> [Problem]
Each record needs to be echoed exactly; can you do that?

> [Supplied entries]
<<<<
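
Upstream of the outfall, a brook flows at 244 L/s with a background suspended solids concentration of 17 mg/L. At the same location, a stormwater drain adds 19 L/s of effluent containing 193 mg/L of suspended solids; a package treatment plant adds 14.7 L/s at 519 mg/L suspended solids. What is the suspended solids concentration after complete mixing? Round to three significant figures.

After mixing, C = (244.0·17.00 + 19.00·193.0 + 14.70·519.0) / 277.7 = 15440/277.7 = 55.62 mg/L.

55.6 mg/L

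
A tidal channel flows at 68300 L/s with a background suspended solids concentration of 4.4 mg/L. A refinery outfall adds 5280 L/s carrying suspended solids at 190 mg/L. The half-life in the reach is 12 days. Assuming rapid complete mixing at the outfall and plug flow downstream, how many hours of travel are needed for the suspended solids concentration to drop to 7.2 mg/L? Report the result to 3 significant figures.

374 h

Mass balance: C = (68300·4.400 + 5280·190.0) / 73580 = 1304000/73580 = 17.72 mg/L.
Half-life 12 d → k = ln 2 / 12 = 0.05776 d⁻¹.
17.72·exp(−k·t) = 7.2 → t = ln(17.72/7.2)/k = 1347000 s = 374.2 h.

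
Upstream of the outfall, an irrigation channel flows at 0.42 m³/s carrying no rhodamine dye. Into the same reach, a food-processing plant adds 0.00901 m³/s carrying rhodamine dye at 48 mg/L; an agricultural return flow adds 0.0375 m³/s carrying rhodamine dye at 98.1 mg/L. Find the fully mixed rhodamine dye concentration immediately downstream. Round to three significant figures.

Mixed concentration C = ΣQC/ΣQ = (0.4200·0 + 0.009010·48.00 + 0.03750·98.10) / 0.4665 = 4.111/0.4665 = 8.813 mg/L.

8.81 mg/L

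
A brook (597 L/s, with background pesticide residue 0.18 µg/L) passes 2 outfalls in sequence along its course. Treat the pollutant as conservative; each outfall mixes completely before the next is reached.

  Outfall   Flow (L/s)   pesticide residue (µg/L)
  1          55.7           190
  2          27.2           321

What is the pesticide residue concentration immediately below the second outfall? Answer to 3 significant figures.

After outfall 1: Q = 597.0 + 55.70 = 652.7 L/s; C = (597.0·0.1800 + 55.70·190.0)/652.7 = 16.38 µg/L.
After outfall 2: Q = 652.7 + 27.20 = 679.9 L/s; C = (652.7·16.38 + 27.20·321.0)/679.9 = 28.57 µg/L.

28.6 µg/L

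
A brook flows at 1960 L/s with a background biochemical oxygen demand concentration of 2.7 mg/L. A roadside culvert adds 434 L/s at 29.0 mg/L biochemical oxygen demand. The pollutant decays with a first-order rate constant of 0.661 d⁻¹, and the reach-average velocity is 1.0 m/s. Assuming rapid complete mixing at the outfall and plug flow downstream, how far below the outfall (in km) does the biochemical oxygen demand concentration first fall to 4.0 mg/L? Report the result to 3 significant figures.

81.6 km

Mixed concentration C = ΣQC/ΣQ = (1960·2.700 + 434.0·29.00) / 2394 = 17880/2394 = 7.468 mg/L.
Set 7.468·exp(−k·t) = 4.0 → t = ln(7.468/4.0)/k = 81600 s = 22.67 h.
Distance = v·t = 1.0·81600 = 81600 m = 81.60 km.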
>>>>
> [Solution for this task]
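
Upstream of the outfall, a brook flows at 244 L/s with a background suspended solids concentration of 17 mg/L. At the same location, a stormwater drain adds 19 L/s of effluent containing 193 mg/L of suspended solids; a package treatment plant adds 14.7 L/s at 519 mg/L suspended solids. What is the suspended solids concentration after complete mixing? Round to three significant figures.

After mixing, C = (244.0·17.00 + 19.00·193.0 + 14.70·519.0) / 277.7 = 15440/277.7 = 55.62 mg/L.

55.6 mg/L

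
A tidal channel flows at 68300 L/s with a background suspended solids concentration of 4.4 mg/L. A refinery outfall adds 5280 L/s carrying suspended solids at 190 mg/L. The half-life in the reach is 12 days. Assuming rapid complete mixing at the outfall and plug flow downstream, how many hours of travel are needed for the suspended solids concentration to drop to 7.2 mg/L? Report the result to 3 significant figures.

374 h

Mass balance: C = (68300·4.400 + 5280·190.0) / 73580 = 1304000/73580 = 17.72 mg/L.
Half-life 12 d → k = ln 2 / 12 = 0.05776 d⁻¹.
17.72·exp(−k·t) = 7.2 → t = ln(17.72/7.2)/k = 1347000 s = 374.2 h.

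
Upstream of the outfall, an irrigation channel flows at 0.42 m³/s carrying no rhodamine dye. Into the same reach, a food-processing plant adds 0.00901 m³/s carrying rhodamine dye at 48 mg/L; an agricultural return flow adds 0.0375 m³/s carrying rhodamine dye at 98.1 mg/L. Find the fully mixed rhodamine dye concentration immediately downstream. Round to three significant figures.

Mixed concentration C = ΣQC/ΣQ = (0.4200·0 + 0.009010·48.00 + 0.03750·98.10) / 0.4665 = 4.111/0.4665 = 8.813 mg/L.

8.81 mg/L

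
A brook (597 L/s, with background pesticide residue 0.18 µg/L) passes 2 outfalls in sequence along its course. Treat the pollutant as conservative; each outfall mixes completely before the next is reached.

  Outfall   Flow (L/s)   pesticide residue (µg/L)
  1          55.7           190
  2          27.2           321

What is the pesticide residue concentration immediately below the second outfall? Answer to 3 significant figures.

After outfall 1: Q = 597.0 + 55.70 = 652.7 L/s; C = (597.0·0.1800 + 55.70·190.0)/652.7 = 16.38 µg/L.
After outfall 2: Q = 652.7 + 27.20 = 679.9 L/s; C = (652.7·16.38 + 27.20·321.0)/679.9 = 28.57 µg/L.

28.6 µg/L

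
A brook flows at 1960 L/s with a background biochemical oxygen demand concentration of 2.7 mg/L. A roadside culvert adds 434 L/s at 29.0 mg/L biochemical oxygen demand. The pollutant decays with a first-order rate constant of 0.661 d⁻¹, and the reach-average velocity is 1.0 m/s. Assuming rapid complete mixing at the outfall and plug flow downstream, how far below the outfall (in km) does the biochemical oxygen demand concentration first fall to 4.0 mg/L? Report the result to 3 significant figures.

81.6 km

Mixed concentration C = ΣQC/ΣQ = (1960·2.700 + 434.0·29.00) / 2394 = 17880/2394 = 7.468 mg/L.
Set 7.468·exp(−k·t) = 4.0 → t = ln(7.468/4.0)/k = 81600 s = 22.67 h.
Distance = v·t = 1.0·81600 = 81600 m = 81.60 km.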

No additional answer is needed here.